(Stored items)
# # # # #

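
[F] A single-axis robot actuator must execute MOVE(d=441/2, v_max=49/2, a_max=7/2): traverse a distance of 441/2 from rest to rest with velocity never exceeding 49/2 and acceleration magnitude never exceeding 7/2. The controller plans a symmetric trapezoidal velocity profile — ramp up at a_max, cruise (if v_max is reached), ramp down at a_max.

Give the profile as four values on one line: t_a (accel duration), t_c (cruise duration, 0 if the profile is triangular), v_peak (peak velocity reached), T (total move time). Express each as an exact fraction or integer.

vₘ²/aₘ = (49/2)²/(7/2) = 343/2
441/2 ≥ 343/2 so v_max reached
t_a = (49/2)/(7/2) = 7; v_peak = 49/2
d_cruise = 441/2 − 343/2 = 49; t_c = 49/(49/2) = 2
T = 2·7 + 2 = 16

t_a=7 t_c=2 v_peak=49/2 T=16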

# # # # #

- _TASK REQUIREMENTS_:
All lines from the one containing "Give the profile" down to the final line above are to be restated word for word; leave out the rest.

- _RESULT OF THE EXERCISE_:
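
Give the profile as four values on one line: t_a (accel duration), t_c (cruise duration, 0 if the profile is triangular), v_peak (peak velocity reached), T (total move time). Express each as an exact fraction or integer.

vₘ²/aₘ = (49/2)²/(7/2) = 343/2
441/2 ≥ 343/2 so v_max reached
t_a = (49/2)/(7/2) = 7; v_peak = 49/2
d_cruise = 441/2 − 343/2 = 49; t_c = 49/(49/2) = 2
T = 2·7 + 2 = 16

t_a=7 t_c=2 v_peak=49/2 T=16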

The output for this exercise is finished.